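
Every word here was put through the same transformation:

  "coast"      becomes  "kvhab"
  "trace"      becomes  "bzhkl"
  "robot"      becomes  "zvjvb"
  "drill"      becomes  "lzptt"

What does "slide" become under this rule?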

*-*-*

◆ DESCRIPTION OF THE TASK
Would you transcribe all of the data, keeping each line exact?

◆ SOLUTION TO THIS PROBLEM
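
Every word here was put through the same transformation:

  "coast"      becomes  "kvhab"
  "trace"      becomes  "bzhkl"
  "robot"      becomes  "zvjvb"
  "drill"      becomes  "lzptt"

What does "slide" become under this rule?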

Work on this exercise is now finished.